• **Dataset entries**
◆ ◆ ◆

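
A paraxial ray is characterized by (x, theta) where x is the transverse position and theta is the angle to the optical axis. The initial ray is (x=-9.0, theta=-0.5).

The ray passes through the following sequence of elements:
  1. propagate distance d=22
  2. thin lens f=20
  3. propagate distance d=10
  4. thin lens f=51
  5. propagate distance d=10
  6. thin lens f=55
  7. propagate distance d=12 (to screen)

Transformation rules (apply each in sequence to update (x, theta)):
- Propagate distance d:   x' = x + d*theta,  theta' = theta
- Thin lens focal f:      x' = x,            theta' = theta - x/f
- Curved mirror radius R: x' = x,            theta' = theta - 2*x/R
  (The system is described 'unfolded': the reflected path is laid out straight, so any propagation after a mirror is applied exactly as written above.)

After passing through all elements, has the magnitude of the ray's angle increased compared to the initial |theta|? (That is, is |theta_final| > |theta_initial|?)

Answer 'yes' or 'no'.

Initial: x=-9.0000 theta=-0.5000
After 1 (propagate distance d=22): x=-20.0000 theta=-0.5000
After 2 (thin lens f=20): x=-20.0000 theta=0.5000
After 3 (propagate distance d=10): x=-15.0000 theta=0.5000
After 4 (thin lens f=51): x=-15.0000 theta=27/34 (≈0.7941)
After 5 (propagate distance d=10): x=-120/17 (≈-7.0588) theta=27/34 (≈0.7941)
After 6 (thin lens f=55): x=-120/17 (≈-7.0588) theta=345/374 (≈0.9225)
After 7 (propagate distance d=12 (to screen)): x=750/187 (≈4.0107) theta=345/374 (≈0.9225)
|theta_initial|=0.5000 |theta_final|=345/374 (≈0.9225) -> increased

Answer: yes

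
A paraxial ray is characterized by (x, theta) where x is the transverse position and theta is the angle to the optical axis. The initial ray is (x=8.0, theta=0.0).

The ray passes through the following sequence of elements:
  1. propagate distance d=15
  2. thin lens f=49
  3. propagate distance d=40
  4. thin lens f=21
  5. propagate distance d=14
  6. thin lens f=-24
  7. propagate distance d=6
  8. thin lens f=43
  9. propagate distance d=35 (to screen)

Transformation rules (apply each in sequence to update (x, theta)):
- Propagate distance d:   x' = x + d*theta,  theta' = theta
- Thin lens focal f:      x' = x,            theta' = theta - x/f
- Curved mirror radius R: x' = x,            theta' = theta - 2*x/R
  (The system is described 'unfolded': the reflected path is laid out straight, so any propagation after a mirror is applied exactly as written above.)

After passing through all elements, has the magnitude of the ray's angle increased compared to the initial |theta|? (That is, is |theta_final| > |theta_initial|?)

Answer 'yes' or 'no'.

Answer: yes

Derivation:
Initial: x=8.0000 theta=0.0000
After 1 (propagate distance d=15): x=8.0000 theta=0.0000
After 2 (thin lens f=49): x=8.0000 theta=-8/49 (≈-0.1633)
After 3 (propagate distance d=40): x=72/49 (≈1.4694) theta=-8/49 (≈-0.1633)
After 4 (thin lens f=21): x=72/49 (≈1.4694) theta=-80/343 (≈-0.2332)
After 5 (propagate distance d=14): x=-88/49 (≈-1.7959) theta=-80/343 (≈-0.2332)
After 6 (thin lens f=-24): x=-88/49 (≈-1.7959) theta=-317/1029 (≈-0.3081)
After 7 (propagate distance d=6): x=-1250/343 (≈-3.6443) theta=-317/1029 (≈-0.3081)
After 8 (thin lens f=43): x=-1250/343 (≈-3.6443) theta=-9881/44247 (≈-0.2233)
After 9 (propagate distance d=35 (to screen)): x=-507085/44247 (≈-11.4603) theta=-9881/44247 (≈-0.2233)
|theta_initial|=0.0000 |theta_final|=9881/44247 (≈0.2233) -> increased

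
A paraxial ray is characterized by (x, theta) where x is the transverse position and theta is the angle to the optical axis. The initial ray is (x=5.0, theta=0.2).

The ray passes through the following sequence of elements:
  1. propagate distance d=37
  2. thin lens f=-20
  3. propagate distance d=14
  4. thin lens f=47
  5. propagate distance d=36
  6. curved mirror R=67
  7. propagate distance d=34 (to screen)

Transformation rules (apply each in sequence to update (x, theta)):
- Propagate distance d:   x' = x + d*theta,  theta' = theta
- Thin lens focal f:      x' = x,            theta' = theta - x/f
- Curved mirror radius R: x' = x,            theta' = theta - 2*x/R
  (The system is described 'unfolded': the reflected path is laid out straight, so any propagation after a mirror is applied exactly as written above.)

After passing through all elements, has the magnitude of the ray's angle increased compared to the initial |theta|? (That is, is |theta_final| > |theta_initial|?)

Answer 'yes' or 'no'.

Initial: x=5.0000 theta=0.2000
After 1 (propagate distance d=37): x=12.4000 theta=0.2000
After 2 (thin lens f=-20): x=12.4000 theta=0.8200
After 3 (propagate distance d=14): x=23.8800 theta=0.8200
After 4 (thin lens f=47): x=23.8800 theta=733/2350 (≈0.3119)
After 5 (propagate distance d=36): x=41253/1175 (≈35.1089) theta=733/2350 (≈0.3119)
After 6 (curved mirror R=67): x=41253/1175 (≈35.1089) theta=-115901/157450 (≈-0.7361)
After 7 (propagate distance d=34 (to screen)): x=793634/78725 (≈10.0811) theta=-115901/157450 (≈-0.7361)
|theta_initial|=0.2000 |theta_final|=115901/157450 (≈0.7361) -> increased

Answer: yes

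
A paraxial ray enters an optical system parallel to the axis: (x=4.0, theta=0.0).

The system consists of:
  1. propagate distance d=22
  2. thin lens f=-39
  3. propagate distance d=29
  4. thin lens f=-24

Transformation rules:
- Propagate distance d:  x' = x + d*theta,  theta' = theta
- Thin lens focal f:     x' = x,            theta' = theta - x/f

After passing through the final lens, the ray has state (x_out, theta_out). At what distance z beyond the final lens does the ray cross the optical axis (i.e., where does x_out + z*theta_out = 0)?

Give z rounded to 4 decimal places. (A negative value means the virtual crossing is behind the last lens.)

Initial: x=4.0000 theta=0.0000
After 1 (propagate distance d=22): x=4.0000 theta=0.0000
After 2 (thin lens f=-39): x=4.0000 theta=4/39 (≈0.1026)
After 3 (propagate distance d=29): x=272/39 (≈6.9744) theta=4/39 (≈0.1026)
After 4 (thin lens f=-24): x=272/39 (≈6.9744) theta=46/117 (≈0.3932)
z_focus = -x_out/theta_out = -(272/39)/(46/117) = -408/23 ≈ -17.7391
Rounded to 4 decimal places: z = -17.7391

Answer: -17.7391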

◆ ◆ ◆

• **TASK DETAILS**
Nothing in the records above may be left out; repeat them exactly.

• **ANSWER BOX**
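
A paraxial ray is characterized by (x, theta) where x is the transverse position and theta is the angle to the optical axis. The initial ray is (x=-9.0, theta=-0.5).

The ray passes through the following sequence of elements:
  1. propagate distance d=22
  2. thin lens f=20
  3. propagate distance d=10
  4. thin lens f=51
  5. propagate distance d=10
  6. thin lens f=55
  7. propagate distance d=12 (to screen)

Transformation rules (apply each in sequence to update (x, theta)):
- Propagate distance d:   x' = x + d*theta,  theta' = theta
- Thin lens focal f:      x' = x,            theta' = theta - x/f
- Curved mirror radius R: x' = x,            theta' = theta - 2*x/R
  (The system is described 'unfolded': the reflected path is laid out straight, so any propagation after a mirror is applied exactly as written above.)

After passing through all elements, has the magnitude of the ray's angle increased compared to the initial |theta|? (That is, is |theta_final| > |theta_initial|?)

Answer 'yes' or 'no'.

Initial: x=-9.0000 theta=-0.5000
After 1 (propagate distance d=22): x=-20.0000 theta=-0.5000
After 2 (thin lens f=20): x=-20.0000 theta=0.5000
After 3 (propagate distance d=10): x=-15.0000 theta=0.5000
After 4 (thin lens f=51): x=-15.0000 theta=27/34 (≈0.7941)
After 5 (propagate distance d=10): x=-120/17 (≈-7.0588) theta=27/34 (≈0.7941)
After 6 (thin lens f=55): x=-120/17 (≈-7.0588) theta=345/374 (≈0.9225)
After 7 (propagate distance d=12 (to screen)): x=750/187 (≈4.0107) theta=345/374 (≈0.9225)
|theta_initial|=0.5000 |theta_final|=345/374 (≈0.9225) -> increased

Answer: yes

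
A paraxial ray is characterized by (x, theta) where x is the transverse position and theta is the angle to the optical axis. The initial ray is (x=8.0, theta=0.0).

The ray passes through the following sequence of elements:
  1. propagate distance d=15
  2. thin lens f=49
  3. propagate distance d=40
  4. thin lens f=21
  5. propagate distance d=14
  6. thin lens f=-24
  7. propagate distance d=6
  8. thin lens f=43
  9. propagate distance d=35 (to screen)

Transformation rules (apply each in sequence to update (x, theta)):
- Propagate distance d:   x' = x + d*theta,  theta' = theta
- Thin lens focal f:      x' = x,            theta' = theta - x/f
- Curved mirror radius R: x' = x,            theta' = theta - 2*x/R
  (The system is described 'unfolded': the reflected path is laid out straight, so any propagation after a mirror is applied exactly as written above.)

After passing through all elements, has the magnitude of the ray's angle increased compared to the initial |theta|? (That is, is |theta_final| > |theta_initial|?)

Answer 'yes' or 'no'.

Answer: yes

Derivation:
Initial: x=8.0000 theta=0.0000
After 1 (propagate distance d=15): x=8.0000 theta=0.0000
After 2 (thin lens f=49): x=8.0000 theta=-8/49 (≈-0.1633)
After 3 (propagate distance d=40): x=72/49 (≈1.4694) theta=-8/49 (≈-0.1633)
After 4 (thin lens f=21): x=72/49 (≈1.4694) theta=-80/343 (≈-0.2332)
After 5 (propagate distance d=14): x=-88/49 (≈-1.7959) theta=-80/343 (≈-0.2332)
After 6 (thin lens f=-24): x=-88/49 (≈-1.7959) theta=-317/1029 (≈-0.3081)
After 7 (propagate distance d=6): x=-1250/343 (≈-3.6443) theta=-317/1029 (≈-0.3081)
After 8 (thin lens f=43): x=-1250/343 (≈-3.6443) theta=-9881/44247 (≈-0.2233)
After 9 (propagate distance d=35 (to screen)): x=-507085/44247 (≈-11.4603) theta=-9881/44247 (≈-0.2233)
|theta_initial|=0.0000 |theta_final|=9881/44247 (≈0.2233) -> increased

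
A paraxial ray is characterized by (x, theta) where x is the transverse position and theta is the angle to the optical axis. The initial ray is (x=5.0, theta=0.2).

The ray passes through the following sequence of elements:
  1. propagate distance d=37
  2. thin lens f=-20
  3. propagate distance d=14
  4. thin lens f=47
  5. propagate distance d=36
  6. curved mirror R=67
  7. propagate distance d=34 (to screen)

Transformation rules (apply each in sequence to update (x, theta)):
- Propagate distance d:   x' = x + d*theta,  theta' = theta
- Thin lens focal f:      x' = x,            theta' = theta - x/f
- Curved mirror radius R: x' = x,            theta' = theta - 2*x/R
  (The system is described 'unfolded': the reflected path is laid out straight, so any propagation after a mirror is applied exactly as written above.)

After passing through all elements, has the magnitude of the ray's angle increased compared to the initial |theta|? (That is, is |theta_final| > |theta_initial|?)

Answer 'yes' or 'no'.

Initial: x=5.0000 theta=0.2000
After 1 (propagate distance d=37): x=12.4000 theta=0.2000
After 2 (thin lens f=-20): x=12.4000 theta=0.8200
After 3 (propagate distance d=14): x=23.8800 theta=0.8200
After 4 (thin lens f=47): x=23.8800 theta=733/2350 (≈0.3119)
After 5 (propagate distance d=36): x=41253/1175 (≈35.1089) theta=733/2350 (≈0.3119)
After 6 (curved mirror R=67): x=41253/1175 (≈35.1089) theta=-115901/157450 (≈-0.7361)
After 7 (propagate distance d=34 (to screen)): x=793634/78725 (≈10.0811) theta=-115901/157450 (≈-0.7361)
|theta_initial|=0.2000 |theta_final|=115901/157450 (≈0.7361) -> increased

Answer: yes

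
A paraxial ray enters an optical system parallel to the axis: (x=4.0, theta=0.0).

The system consists of:
  1. propagate distance d=22
  2. thin lens f=-39
  3. propagate distance d=29
  4. thin lens f=-24

Transformation rules:
- Propagate distance d:  x' = x + d*theta,  theta' = theta
- Thin lens focal f:     x' = x,            theta' = theta - x/f

After passing through the final lens, the ray has state (x_out, theta_out). At what distance z beyond the final lens does the ray cross the optical axis (i.e., where does x_out + z*theta_out = 0)?

Give z rounded to 4 decimal places. (A negative value means the virtual crossing is behind the last lens.)

Initial: x=4.0000 theta=0.0000
After 1 (propagate distance d=22): x=4.0000 theta=0.0000
After 2 (thin lens f=-39): x=4.0000 theta=4/39 (≈0.1026)
After 3 (propagate distance d=29): x=272/39 (≈6.9744) theta=4/39 (≈0.1026)
After 4 (thin lens f=-24): x=272/39 (≈6.9744) theta=46/117 (≈0.3932)
z_focus = -x_out/theta_out = -(272/39)/(46/117) = -408/23 ≈ -17.7391
Rounded to 4 decimal places: z = -17.7391

Answer: -17.7391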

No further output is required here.